--- Input ---
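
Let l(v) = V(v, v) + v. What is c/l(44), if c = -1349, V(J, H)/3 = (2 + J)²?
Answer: -1349/6392 ≈ -0.21105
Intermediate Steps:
V(J, H) = 3*(2 + J)²
l(v) = v + 3*(2 + v)² (l(v) = 3*(2 + v)² + v = v + 3*(2 + v)²)
c/l(44) = -1349/(44 + 3*(2 + 44)²) = -1349/(44 + 3*46²) = -1349/(44 + 3*2116) = -1349/(44 + 6348) = -1349/6392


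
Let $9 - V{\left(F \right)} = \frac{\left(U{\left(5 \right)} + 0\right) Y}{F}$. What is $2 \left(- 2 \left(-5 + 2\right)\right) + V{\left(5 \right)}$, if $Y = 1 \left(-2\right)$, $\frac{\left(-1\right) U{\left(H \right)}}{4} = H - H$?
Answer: $21$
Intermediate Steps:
$U{\left(H \right)} = 0$ ($U{\left(H \right)} = - 4 \left(H - H\right) = \left(-4\right) 0 = 0$)
$Y = -2$
$V{\left(F \right)} = 9$ ($V{\left(F \right)} = 9 - \frac{\left(0 + 0\right) \left(-2\right)}{F} = 9 - \frac{0 \left(-2\right)}{F} = 9 - \frac{0}{F} = 9 - 0 = 9 + 0 = 9$)
$2 \left(- 2 \left(-5 + 2\right)\right) + V{\left(5 \right)} = 2 \left(- 2 \left(-5 + 2\right)\right) + 9 = 2 \left(\left(-2\right) \left(-3\right)\right) + 9 = 2 \cdot 6 + 9 = 12 + 9 = 21$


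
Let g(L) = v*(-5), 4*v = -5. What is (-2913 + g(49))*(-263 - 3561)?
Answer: 11115412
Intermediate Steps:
v = -5/4 (v = (1/4)*(-5) = -5/4 ≈ -1.2500)
g(L) = 25/4 (g(L) = -5/4*(-5) = 25/4)
(-2913 + g(49))*(-263 - 3561) = (-2913 + 25/4)*(-263 - 3561) = -11627/4*(-3824) = 11115412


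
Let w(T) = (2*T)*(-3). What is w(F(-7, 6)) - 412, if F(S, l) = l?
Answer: -448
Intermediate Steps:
w(T) = -6*T
w(F(-7, 6)) - 412 = -6*6 - 412 = -36 - 412 = -448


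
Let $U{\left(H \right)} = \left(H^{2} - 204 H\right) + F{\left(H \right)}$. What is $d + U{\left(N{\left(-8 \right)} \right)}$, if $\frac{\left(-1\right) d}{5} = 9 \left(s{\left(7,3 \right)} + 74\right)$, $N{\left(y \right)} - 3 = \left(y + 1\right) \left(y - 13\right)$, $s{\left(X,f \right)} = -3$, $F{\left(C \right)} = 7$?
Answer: $-11288$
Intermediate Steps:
$N{\left(y \right)} = 3 + \left(1 + y\right) \left(-13 + y\right)$ ($N{\left(y \right)} = 3 + \left(y + 1\right) \left(y - 13\right) = 3 + \left(1 + y\right) \left(-13 + y\right)$)
$d = -3195$ ($d = - 5 \cdot 9 \left(-3 + 74\right) = - 5 \cdot 9 \cdot 71 = \left(-5\right) 639 = -3195$)
$U{\left(H \right)} = 7 + H^{2} - 204 H$ ($U{\left(H \right)} = \left(H^{2} - 204 H\right) + 7 = 7 + H^{2} - 204 H$)
$d + U{\left(N{\left(-8 \right)} \right)} = -3195 + \left(7 + \left(-10 + \left(-8\right)^{2} - -96\right)^{2} - 204 \left(-10 + \left(-8\right)^{2} - -96\right)\right) = -3195 + \left(7 + \left(-10 + 64 + 96\right)^{2} - 204 \left(-10 + 64 + 96\right)\right) = -3195 + \left(7 + 150^{2} - 30600\right) = -3195 + \left(7 + 22500 - 30600\right) = -3195 - 8093 = -11288$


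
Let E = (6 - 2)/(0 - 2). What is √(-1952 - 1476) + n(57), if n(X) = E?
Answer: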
---
▶ **Problem requirements**
Give the complete listing again, exactly as it appears above.

▶ **Task answer**
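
Let l(v) = V(v, v) + v. What is c/l(44), if c = -1349, V(J, H)/3 = (2 + J)²?
Answer: -1349/6392 ≈ -0.21105
Intermediate Steps:
V(J, H) = 3*(2 + J)²
l(v) = v + 3*(2 + v)² (l(v) = 3*(2 + v)² + v = v + 3*(2 + v)²)
c/l(44) = -1349/(44 + 3*(2 + 44)²) = -1349/(44 + 3*46²) = -1349/(44 + 3*2116) = -1349/(44 + 6348) = -1349/6392


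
Let $9 - V{\left(F \right)} = \frac{\left(U{\left(5 \right)} + 0\right) Y}{F}$. What is $2 \left(- 2 \left(-5 + 2\right)\right) + V{\left(5 \right)}$, if $Y = 1 \left(-2\right)$, $\frac{\left(-1\right) U{\left(H \right)}}{4} = H - H$?
Answer: $21$
Intermediate Steps:
$U{\left(H \right)} = 0$ ($U{\left(H \right)} = - 4 \left(H - H\right) = \left(-4\right) 0 = 0$)
$Y = -2$
$V{\left(F \right)} = 9$ ($V{\left(F \right)} = 9 - \frac{\left(0 + 0\right) \left(-2\right)}{F} = 9 - \frac{0 \left(-2\right)}{F} = 9 - \frac{0}{F} = 9 - 0 = 9 + 0 = 9$)
$2 \left(- 2 \left(-5 + 2\right)\right) + V{\left(5 \right)} = 2 \left(- 2 \left(-5 + 2\right)\right) + 9 = 2 \left(\left(-2\right) \left(-3\right)\right) + 9 = 2 \cdot 6 + 9 = 12 + 9 = 21$


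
Let g(L) = v*(-5), 4*v = -5. What is (-2913 + g(49))*(-263 - 3561)?
Answer: 11115412
Intermediate Steps:
v = -5/4 (v = (1/4)*(-5) = -5/4 ≈ -1.2500)
g(L) = 25/4 (g(L) = -5/4*(-5) = 25/4)
(-2913 + g(49))*(-263 - 3561) = (-2913 + 25/4)*(-263 - 3561) = -11627/4*(-3824) = 11115412


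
Let w(T) = (2*T)*(-3). What is w(F(-7, 6)) - 412, if F(S, l) = l?
Answer: -448
Intermediate Steps:
w(T) = -6*T
w(F(-7, 6)) - 412 = -6*6 - 412 = -36 - 412 = -448


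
Let $U{\left(H \right)} = \left(H^{2} - 204 H\right) + F{\left(H \right)}$. What is $d + U{\left(N{\left(-8 \right)} \right)}$, if $\frac{\left(-1\right) d}{5} = 9 \left(s{\left(7,3 \right)} + 74\right)$, $N{\left(y \right)} - 3 = \left(y + 1\right) \left(y - 13\right)$, $s{\left(X,f \right)} = -3$, $F{\left(C \right)} = 7$?
Answer: $-11288$
Intermediate Steps:
$N{\left(y \right)} = 3 + \left(1 + y\right) \left(-13 + y\right)$ ($N{\left(y \right)} = 3 + \left(y + 1\right) \left(y - 13\right) = 3 + \left(1 + y\right) \left(-13 + y\right)$)
$d = -3195$ ($d = - 5 \cdot 9 \left(-3 + 74\right) = - 5 \cdot 9 \cdot 71 = \left(-5\right) 639 = -3195$)
$U{\left(H \right)} = 7 + H^{2} - 204 H$ ($U{\left(H \right)} = \left(H^{2} - 204 H\right) + 7 = 7 + H^{2} - 204 H$)
$d + U{\left(N{\left(-8 \right)} \right)} = -3195 + \left(7 + \left(-10 + \left(-8\right)^{2} - -96\right)^{2} - 204 \left(-10 + \left(-8\right)^{2} - -96\right)\right) = -3195 + \left(7 + \left(-10 + 64 + 96\right)^{2} - 204 \left(-10 + 64 + 96\right)\right) = -3195 + \left(7 + 150^{2} - 30600\right) = -3195 + \left(7 + 22500 - 30600\right) = -3195 - 8093 = -11288$


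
Let E = (6 - 2)/(0 - 2). What is √(-1952 - 1476) + n(57), if n(X) = E?
Answer: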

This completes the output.